## The problem
Print the complete set of entries exactly.

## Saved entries
★ ★ ★ ★ ★ ★ ★
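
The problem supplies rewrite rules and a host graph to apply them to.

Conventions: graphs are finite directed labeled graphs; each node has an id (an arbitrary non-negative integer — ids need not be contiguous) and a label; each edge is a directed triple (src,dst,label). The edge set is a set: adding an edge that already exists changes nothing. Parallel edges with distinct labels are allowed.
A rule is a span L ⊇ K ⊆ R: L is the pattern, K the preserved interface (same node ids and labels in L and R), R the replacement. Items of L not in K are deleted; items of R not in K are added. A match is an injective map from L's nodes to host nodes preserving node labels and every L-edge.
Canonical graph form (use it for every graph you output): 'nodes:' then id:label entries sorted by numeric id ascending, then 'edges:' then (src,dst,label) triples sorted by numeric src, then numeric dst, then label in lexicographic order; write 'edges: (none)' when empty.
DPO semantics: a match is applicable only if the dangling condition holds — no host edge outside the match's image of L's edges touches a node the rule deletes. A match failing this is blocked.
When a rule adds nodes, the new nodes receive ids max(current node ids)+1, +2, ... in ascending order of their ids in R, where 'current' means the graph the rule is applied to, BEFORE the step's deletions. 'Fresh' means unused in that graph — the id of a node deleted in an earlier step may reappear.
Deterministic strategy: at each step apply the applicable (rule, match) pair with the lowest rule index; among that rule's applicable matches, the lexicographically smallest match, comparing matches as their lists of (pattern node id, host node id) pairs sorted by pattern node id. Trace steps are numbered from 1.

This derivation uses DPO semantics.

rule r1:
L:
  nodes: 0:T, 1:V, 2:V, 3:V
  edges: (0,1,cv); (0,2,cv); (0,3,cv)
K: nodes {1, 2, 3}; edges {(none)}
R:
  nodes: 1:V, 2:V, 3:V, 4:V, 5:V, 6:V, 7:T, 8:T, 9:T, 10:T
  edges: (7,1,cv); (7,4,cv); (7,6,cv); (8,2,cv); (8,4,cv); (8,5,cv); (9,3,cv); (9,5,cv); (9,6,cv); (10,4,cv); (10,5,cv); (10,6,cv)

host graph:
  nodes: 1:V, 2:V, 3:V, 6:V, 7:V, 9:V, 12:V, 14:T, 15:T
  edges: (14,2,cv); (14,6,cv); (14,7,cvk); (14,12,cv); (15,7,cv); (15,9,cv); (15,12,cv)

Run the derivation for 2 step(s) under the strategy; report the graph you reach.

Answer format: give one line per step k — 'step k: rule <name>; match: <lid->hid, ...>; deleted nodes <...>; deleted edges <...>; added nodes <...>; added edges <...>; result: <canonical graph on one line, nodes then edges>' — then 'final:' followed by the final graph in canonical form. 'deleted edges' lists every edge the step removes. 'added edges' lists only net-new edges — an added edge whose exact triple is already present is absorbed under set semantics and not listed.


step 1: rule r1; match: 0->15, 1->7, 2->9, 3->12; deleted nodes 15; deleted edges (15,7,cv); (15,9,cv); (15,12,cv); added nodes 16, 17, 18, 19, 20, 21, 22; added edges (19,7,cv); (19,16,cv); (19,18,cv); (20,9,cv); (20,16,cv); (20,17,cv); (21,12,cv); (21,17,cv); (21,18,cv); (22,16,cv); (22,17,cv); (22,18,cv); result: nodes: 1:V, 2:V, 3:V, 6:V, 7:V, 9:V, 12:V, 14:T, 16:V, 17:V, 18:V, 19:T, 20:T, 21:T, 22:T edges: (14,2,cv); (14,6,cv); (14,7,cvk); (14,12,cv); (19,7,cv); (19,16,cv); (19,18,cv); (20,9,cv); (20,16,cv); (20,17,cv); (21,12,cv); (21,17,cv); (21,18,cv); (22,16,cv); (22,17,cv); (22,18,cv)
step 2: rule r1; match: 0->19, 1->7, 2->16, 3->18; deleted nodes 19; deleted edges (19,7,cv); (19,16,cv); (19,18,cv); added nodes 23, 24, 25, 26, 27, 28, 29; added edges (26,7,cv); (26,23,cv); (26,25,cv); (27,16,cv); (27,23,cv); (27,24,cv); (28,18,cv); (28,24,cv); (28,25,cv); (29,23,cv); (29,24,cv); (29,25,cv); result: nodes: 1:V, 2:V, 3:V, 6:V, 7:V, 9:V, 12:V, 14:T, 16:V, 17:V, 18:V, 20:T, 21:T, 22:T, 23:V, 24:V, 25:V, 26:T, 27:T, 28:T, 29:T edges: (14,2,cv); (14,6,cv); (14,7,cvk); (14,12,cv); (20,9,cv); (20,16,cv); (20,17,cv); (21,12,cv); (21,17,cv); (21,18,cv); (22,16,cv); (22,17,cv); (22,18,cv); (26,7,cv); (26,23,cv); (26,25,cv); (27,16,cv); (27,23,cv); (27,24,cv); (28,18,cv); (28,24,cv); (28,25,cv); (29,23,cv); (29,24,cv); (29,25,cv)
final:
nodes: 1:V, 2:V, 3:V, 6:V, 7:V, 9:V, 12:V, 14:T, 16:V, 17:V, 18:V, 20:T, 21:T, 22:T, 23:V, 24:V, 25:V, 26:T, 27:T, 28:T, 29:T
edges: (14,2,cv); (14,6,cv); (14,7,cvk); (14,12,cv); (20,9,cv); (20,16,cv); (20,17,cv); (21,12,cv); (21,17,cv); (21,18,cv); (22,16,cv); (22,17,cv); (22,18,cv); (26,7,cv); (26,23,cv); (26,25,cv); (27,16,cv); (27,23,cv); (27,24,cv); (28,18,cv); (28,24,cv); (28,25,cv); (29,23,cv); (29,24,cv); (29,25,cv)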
★ ★ ★ ★ ★ ★ ★
## Answer for this exercise
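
The problem supplies rewrite rules and a host graph to apply them to.

Conventions: graphs are finite directed labeled graphs; each node has an id (an arbitrary non-negative integer — ids need not be contiguous) and a label; each edge is a directed triple (src,dst,label). The edge set is a set: adding an edge that already exists changes nothing. Parallel edges with distinct labels are allowed.
A rule is a span L ⊇ K ⊆ R: L is the pattern, K the preserved interface (same node ids and labels in L and R), R the replacement. Items of L not in K are deleted; items of R not in K are added. A match is an injective map from L's nodes to host nodes preserving node labels and every L-edge.
Canonical graph form (use it for every graph you output): 'nodes:' then id:label entries sorted by numeric id ascending, then 'edges:' then (src,dst,label) triples sorted by numeric src, then numeric dst, then label in lexicographic order; write 'edges: (none)' when empty.
DPO semantics: a match is applicable only if the dangling condition holds — no host edge outside the match's image of L's edges touches a node the rule deletes. A match failing this is blocked.
When a rule adds nodes, the new nodes receive ids max(current node ids)+1, +2, ... in ascending order of their ids in R, where 'current' means the graph the rule is applied to, BEFORE the step's deletions. 'Fresh' means unused in that graph — the id of a node deleted in an earlier step may reappear.
Deterministic strategy: at each step apply the applicable (rule, match) pair with the lowest rule index; among that rule's applicable matches, the lexicographically smallest match, comparing matches as their lists of (pattern node id, host node id) pairs sorted by pattern node id. Trace steps are numbered from 1.

This derivation uses DPO semantics.

rule r1:
L:
  nodes: 0:T, 1:V, 2:V, 3:V
  edges: (0,1,cv); (0,2,cv); (0,3,cv)
K: nodes {1, 2, 3}; edges {(none)}
R:
  nodes: 1:V, 2:V, 3:V, 4:V, 5:V, 6:V, 7:T, 8:T, 9:T, 10:T
  edges: (7,1,cv); (7,4,cv); (7,6,cv); (8,2,cv); (8,4,cv); (8,5,cv); (9,3,cv); (9,5,cv); (9,6,cv); (10,4,cv); (10,5,cv); (10,6,cv)

host graph:
  nodes: 1:V, 2:V, 3:V, 6:V, 7:V, 9:V, 12:V, 14:T, 15:T
  edges: (14,2,cv); (14,6,cv); (14,7,cvk); (14,12,cv); (15,7,cv); (15,9,cv); (15,12,cv)

Run the derivation for 2 step(s) under the strategy; report the graph you reach.

Answer format: give one line per step k — 'step k: rule <name>; match: <lid->hid, ...>; deleted nodes <...>; deleted edges <...>; added nodes <...>; added edges <...>; result: <canonical graph on one line, nodes then edges>' — then 'final:' followed by the final graph in canonical form. 'deleted edges' lists every edge the step removes. 'added edges' lists only net-new edges — an added edge whose exact triple is already present is absorbed under set semantics and not listed.


step 1: rule r1; match: 0->15, 1->7, 2->9, 3->12; deleted nodes 15; deleted edges (15,7,cv); (15,9,cv); (15,12,cv); added nodes 16, 17, 18, 19, 20, 21, 22; added edges (19,7,cv); (19,16,cv); (19,18,cv); (20,9,cv); (20,16,cv); (20,17,cv); (21,12,cv); (21,17,cv); (21,18,cv); (22,16,cv); (22,17,cv); (22,18,cv); result: nodes: 1:V, 2:V, 3:V, 6:V, 7:V, 9:V, 12:V, 14:T, 16:V, 17:V, 18:V, 19:T, 20:T, 21:T, 22:T edges: (14,2,cv); (14,6,cv); (14,7,cvk); (14,12,cv); (19,7,cv); (19,16,cv); (19,18,cv); (20,9,cv); (20,16,cv); (20,17,cv); (21,12,cv); (21,17,cv); (21,18,cv); (22,16,cv); (22,17,cv); (22,18,cv)
step 2: rule r1; match: 0->19, 1->7, 2->16, 3->18; deleted nodes 19; deleted edges (19,7,cv); (19,16,cv); (19,18,cv); added nodes 23, 24, 25, 26, 27, 28, 29; added edges (26,7,cv); (26,23,cv); (26,25,cv); (27,16,cv); (27,23,cv); (27,24,cv); (28,18,cv); (28,24,cv); (28,25,cv); (29,23,cv); (29,24,cv); (29,25,cv); result: nodes: 1:V, 2:V, 3:V, 6:V, 7:V, 9:V, 12:V, 14:T, 16:V, 17:V, 18:V, 20:T, 21:T, 22:T, 23:V, 24:V, 25:V, 26:T, 27:T, 28:T, 29:T edges: (14,2,cv); (14,6,cv); (14,7,cvk); (14,12,cv); (20,9,cv); (20,16,cv); (20,17,cv); (21,12,cv); (21,17,cv); (21,18,cv); (22,16,cv); (22,17,cv); (22,18,cv); (26,7,cv); (26,23,cv); (26,25,cv); (27,16,cv); (27,23,cv); (27,24,cv); (28,18,cv); (28,24,cv); (28,25,cv); (29,23,cv); (29,24,cv); (29,25,cv)
final:
nodes: 1:V, 2:V, 3:V, 6:V, 7:V, 9:V, 12:V, 14:T, 16:V, 17:V, 18:V, 20:T, 21:T, 22:T, 23:V, 24:V, 25:V, 26:T, 27:T, 28:T, 29:T
edges: (14,2,cv); (14,6,cv); (14,7,cvk); (14,12,cv); (20,9,cv); (20,16,cv); (20,17,cv); (21,12,cv); (21,17,cv); (21,18,cv); (22,16,cv); (22,17,cv); (22,18,cv); (26,7,cv); (26,23,cv); (26,25,cv); (27,16,cv); (27,23,cv); (27,24,cv); (28,18,cv); (28,24,cv); (28,25,cv); (29,23,cv); (29,24,cv); (29,25,cv)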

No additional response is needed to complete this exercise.